*** Opening DATA ***

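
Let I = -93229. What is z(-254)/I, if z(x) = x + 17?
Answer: 237/93229 ≈ 0.0025421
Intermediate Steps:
z(x) = 17 + x
z(-254)/I = (17 - 254)/(-93229) = -237*(-1/93229) = 237/93229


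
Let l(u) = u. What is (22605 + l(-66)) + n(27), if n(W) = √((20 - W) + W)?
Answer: 22539 + 2*√5 ≈ 22543.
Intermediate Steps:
n(W) = 2*√5 (n(W) = √20 = 2*√5)
(22605 + l(-66)) + n(27) = (22605 - 66) + 2*√5 = 22539 + 2*√5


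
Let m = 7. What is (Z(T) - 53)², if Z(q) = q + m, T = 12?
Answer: 1156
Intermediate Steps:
Z(q) = 7 + q (Z(q) = q + 7 = 7 + q)
(Z(T) - 53)² = ((7 + 12) - 53)² = (19 - 53)² = (-34)² = 1156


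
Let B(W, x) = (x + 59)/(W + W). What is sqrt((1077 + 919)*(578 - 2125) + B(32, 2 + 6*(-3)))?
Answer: 5*I*sqrt(7904797)/8 ≈ 1757.2*I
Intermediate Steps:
B(W, x) = (59 + x)/(2*W) (B(W, x) = (59 + x)/((2*W)) = (59 + x)*(1/(2*W)) = (59 + x)/(2*W))
sqrt((1077 + 919)*(578 - 2125) + B(32, 2 + 6*(-3))) = sqrt((1077 + 919)*(578 - 2125) + (1/2)*(59 + (2 + 6*(-3)))/32) = sqrt(1996*(-1547) + (1/2)*(1/32)*(59 + (2 - 18))) = sqrt(-3087812 + (1/2)*(1/32)*(59 - 16)) = sqrt(-3087812 + (1/2)*(1/32)*43) = sqrt(-3087812 + 43/64) = sqrt(-197619925/64) = 5*I*sqrt(7904797)/8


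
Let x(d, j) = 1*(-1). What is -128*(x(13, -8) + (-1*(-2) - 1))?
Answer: 0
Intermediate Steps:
x(d, j) = -1
-128*(x(13, -8) + (-1*(-2) - 1)) = -128*(-1 + (-1*(-2) - 1)) = -128*(-1 + (2 - 1)) = -128*(-1 + 1) = -128*0 = 0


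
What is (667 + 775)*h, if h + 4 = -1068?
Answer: -1545824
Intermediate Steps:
h = -1072 (h = -4 - 1068 = -1072)
(667 + 775)*h = (667 + 775)*(-1072) = 1442*(-1072) = -1545824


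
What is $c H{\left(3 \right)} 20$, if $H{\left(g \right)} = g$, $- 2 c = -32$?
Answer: $960$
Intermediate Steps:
$c = 16$ ($c = \left(- \frac{1}{2}\right) \left(-32\right) = 16$)
$c H{\left(3 \right)} 20 = 16 \cdot 3 \cdot 20 = 48 \cdot 20 = 960$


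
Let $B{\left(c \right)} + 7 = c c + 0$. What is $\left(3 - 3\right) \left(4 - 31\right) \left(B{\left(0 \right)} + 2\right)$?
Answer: $0$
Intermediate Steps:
$B{\left(c \right)} = -7 + c^{2}$ ($B{\left(c \right)} = -7 + \left(c c + 0\right) = -7 + \left(c^{2} + 0\right) = -7 + c^{2}$)
$\left(3 - 3\right) \left(4 - 31\right) \left(B{\left(0 \right)} + 2\right) = \left(3 - 3\right) \left(4 - 31\right) \left(\left(-7 + 0^{2}\right) + 2\right) = 0 \left(-27\right) \left(\left(-7 + 0\right) + 2\right) = 0 \left(-7 + 2\right) = 0 \left(-5\right) = 0$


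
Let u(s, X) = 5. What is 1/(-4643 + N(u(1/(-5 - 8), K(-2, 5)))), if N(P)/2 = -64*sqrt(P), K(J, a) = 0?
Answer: -4643/21475529 + 128*sqrt(5)/21475529 ≈ -0.00020287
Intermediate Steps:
N(P) = -128*sqrt(P) (N(P) = 2*(-64*sqrt(P)) = -128*sqrt(P))
1/(-4643 + N(u(1/(-5 - 8), K(-2, 5)))) = 1/(-4643 - 128*sqrt(5))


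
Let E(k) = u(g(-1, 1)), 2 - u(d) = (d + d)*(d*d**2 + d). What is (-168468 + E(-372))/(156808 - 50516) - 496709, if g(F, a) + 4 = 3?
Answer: -26398180749/53146 ≈ -4.9671e+5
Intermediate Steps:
g(F, a) = -1 (g(F, a) = -4 + 3 = -1)
u(d) = 2 - 2*d*(d + d**3) (u(d) = 2 - (d + d)*(d*d**2 + d) = 2 - 2*d*(d**3 + d) = 2 - 2*d*(d + d**3))
E(k) = -2 (E(k) = 2 - 2*(-1)**2 - 2*(-1)**4 = 2 - 2*1 - 2*1 = 2 - 2 - 2 = -2)
(-168468 + E(-372))/(156808 - 50516) - 496709 = (-168468 - 2)/(156808 - 50516) - 496709 = -168470/106292 - 496709 = -168470*1/106292 - 496709 = -84235/53146 - 496709 = -26398180749/53146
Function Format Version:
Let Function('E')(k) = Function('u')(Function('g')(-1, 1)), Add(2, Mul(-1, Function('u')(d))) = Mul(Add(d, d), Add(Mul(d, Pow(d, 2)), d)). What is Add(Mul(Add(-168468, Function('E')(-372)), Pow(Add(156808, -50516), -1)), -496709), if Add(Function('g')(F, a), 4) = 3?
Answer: Rational(-26398180749, 53146) ≈ -4.9671e+5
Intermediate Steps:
Function('g')(F, a) = -1 (Function('g')(F, a) = Add(-4, 3) = -1)
Function('u')(d) = Add(2, Mul(-2, d, Add(d, Pow(d, 3)))) (Function('u')(d) = Add(2, Mul(-1, Mul(Add(d, d), Add(Mul(d, Pow(d, 2)), d)))) = Add(2, Mul(-1, Mul(Mul(2, d), Add(Pow(d, 3), d)))) = Add(2, Mul(-1, Mul(Mul(2, d), Add(d, Pow(d, 3))))) = Add(2, Mul(-1, Mul(2, d, Add(d, Pow(d, 3))))) = Add(2, Mul(-2, d, Add(d, Pow(d, 3)))))
Function('E')(k) = -2 (Function('E')(k) = Add(2, Mul(-2, Pow(-1, 2)), Mul(-2, Pow(-1, 4))) = Add(2, Mul(-2, 1), Mul(-2, 1)) = Add(2, -2, -2) = -2)
Add(Mul(Add(-168468, Function('E')(-372)), Pow(Add(156808, -50516), -1)), -496709) = Add(Mul(Add(-168468, -2), Pow(Add(156808, -50516), -1)), -496709) = Add(Mul(-168470, Pow(106292, -1)), -496709) = Add(Mul(-168470, Rational(1, 106292)), -496709) = Add(Rational(-84235, 53146), -496709) = Rational(-26398180749, 53146)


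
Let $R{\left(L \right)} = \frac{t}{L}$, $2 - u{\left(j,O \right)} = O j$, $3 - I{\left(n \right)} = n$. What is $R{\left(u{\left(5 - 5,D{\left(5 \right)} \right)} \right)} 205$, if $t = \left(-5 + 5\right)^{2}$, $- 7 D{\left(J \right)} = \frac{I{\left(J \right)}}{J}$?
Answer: $0$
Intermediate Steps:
$I{\left(n \right)} = 3 - n$
$D{\left(J \right)} = - \frac{3 - J}{7 J}$ ($D{\left(J \right)} = - \frac{\left(3 - J\right) \frac{1}{J}}{7} = - \frac{\frac{1}{J} \left(3 - J\right)}{7} = - \frac{3 - J}{7 J}$)
$t = 0$ ($t = 0^{2} = 0$)
$u{\left(j,O \right)} = 2 - O j$
$R{\left(L \right)} = 0$ ($R{\left(L \right)} = \frac{0}{L} = 0$)
$R{\left(u{\left(5 - 5,D{\left(5 \right)} \right)} \right)} 205 = 0 \cdot 205 = 0$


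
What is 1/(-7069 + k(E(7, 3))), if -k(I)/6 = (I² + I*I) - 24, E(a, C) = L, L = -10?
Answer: -1/8125 ≈ -0.00012308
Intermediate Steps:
E(a, C) = -10
k(I) = 144 - 12*I² (k(I) = -6*((I² + I*I) - 24) = -6*((I² + I²) - 24) = -6*(2*I² - 24) = -6*(-24 + 2*I²) = 144 - 12*I²)
1/(-7069 + k(E(7, 3))) = 1/(-7069 + (144 - 12*(-10)²)) = 1/(-7069 + (144 - 12*100)) = 1/(-7069 + (144 - 1200)) = 1/(-7069 - 1056) = 1/(-8125) = -1/8125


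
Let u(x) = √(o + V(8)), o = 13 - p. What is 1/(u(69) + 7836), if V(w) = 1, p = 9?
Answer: 7836/61402891 - √5/61402891 ≈ 0.00012758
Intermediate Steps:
o = 4 (o = 13 - 1*9 = 13 - 9 = 4)
u(x) = √5 (u(x) = √(4 + 1) = √5)
1/(u(69) + 7836) = 1/(√5 + 7836) = 1/(7836 + √5)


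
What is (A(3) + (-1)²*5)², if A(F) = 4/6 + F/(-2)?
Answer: 625/36 ≈ 17.361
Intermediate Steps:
A(F) = ⅔ - F/2 (A(F) = 4*(⅙) + F*(-½) = ⅔ - F/2)
(A(3) + (-1)²*5)² = ((⅔ - ½*3) + (-1)²*5)² = ((⅔ - 3/2) + 1*5)² = (-⅚ + 5)² = (25/6)² = 625/36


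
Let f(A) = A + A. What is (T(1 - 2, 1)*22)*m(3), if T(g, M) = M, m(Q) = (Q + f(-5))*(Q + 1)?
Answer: -616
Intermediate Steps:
f(A) = 2*A
m(Q) = (1 + Q)*(-10 + Q) (m(Q) = (Q + 2*(-5))*(Q + 1) = (Q - 10)*(1 + Q) = (-10 + Q)*(1 + Q) = (1 + Q)*(-10 + Q))
(T(1 - 2, 1)*22)*m(3) = (1*22)*(-10 + 3² - 9*3) = 22*(-10 + 9 - 27) = 22*(-28) = -616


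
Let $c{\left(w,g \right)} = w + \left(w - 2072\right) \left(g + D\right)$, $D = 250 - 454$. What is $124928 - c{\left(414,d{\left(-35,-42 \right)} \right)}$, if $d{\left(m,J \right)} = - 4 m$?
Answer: $18402$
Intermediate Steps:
$D = -204$ ($D = 250 - 454 = -204$)
$c{\left(w,g \right)} = w + \left(-2072 + w\right) \left(-204 + g\right)$ ($c{\left(w,g \right)} = w + \left(w - 2072\right) \left(g - 204\right) = w + \left(-2072 + w\right) \left(-204 + g\right)$)
$124928 - c{\left(414,d{\left(-35,-42 \right)} \right)} = 124928 - \left(422688 - 2072 \left(\left(-4\right) \left(-35\right)\right) - 84042 + \left(-4\right) \left(-35\right) 414\right) = 124928 - \left(422688 - 290080 - 84042 + 140 \cdot 414\right) = 124928 - \left(422688 - 290080 - 84042 + 57960\right) = 124928 - 106526 = 18402$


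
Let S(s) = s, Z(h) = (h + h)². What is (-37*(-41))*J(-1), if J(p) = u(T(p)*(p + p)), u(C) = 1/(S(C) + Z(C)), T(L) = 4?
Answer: 1517/248 ≈ 6.1169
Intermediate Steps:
Z(h) = 4*h² (Z(h) = (2*h)² = 4*h²)
u(C) = 1/(C + 4*C²)
J(p) = 1/(8*p*(1 + 32*p)) (J(p) = 1/(((4*(p + p)))*(1 + 4*(4*(p + p)))) = 1/(((4*(2*p)))*(1 + 4*(4*(2*p)))) = 1/(((8*p))*(1 + 4*(8*p))) = (1/(8*p))/(1 + 32*p) = 1/(8*p*(1 + 32*p)))
(-37*(-41))*J(-1) = (-37*(-41))*((⅛)/(-1*(1 + 32*(-1)))) = 1517*((⅛)*(-1)/(1 - 32)) = 1517*((⅛)*(-1)/(-31)) = 1517*((⅛)*(-1)*(-1/31)) = 1517*(1/248) = 1517/248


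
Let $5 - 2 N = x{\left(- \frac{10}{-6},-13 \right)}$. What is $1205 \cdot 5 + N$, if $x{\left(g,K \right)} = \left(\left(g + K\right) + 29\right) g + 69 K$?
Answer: $\frac{116303}{18} \approx 6461.3$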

*** Closing DATA ***

EXERCISE:
Retype exactly the lines above, from the one with "Let x(d, j)" through the one with "Answer: $960$", inclusive.

EXERCISE OUTPUT:
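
Let x(d, j) = 1*(-1). What is -128*(x(13, -8) + (-1*(-2) - 1))?
Answer: 0
Intermediate Steps:
x(d, j) = -1
-128*(x(13, -8) + (-1*(-2) - 1)) = -128*(-1 + (-1*(-2) - 1)) = -128*(-1 + (2 - 1)) = -128*(-1 + 1) = -128*0 = 0


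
What is (667 + 775)*h, if h + 4 = -1068?
Answer: -1545824
Intermediate Steps:
h = -1072 (h = -4 - 1068 = -1072)
(667 + 775)*h = (667 + 775)*(-1072) = 1442*(-1072) = -1545824


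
What is $c H{\left(3 \right)} 20$, if $H{\left(g \right)} = g$, $- 2 c = -32$?
Answer: $960$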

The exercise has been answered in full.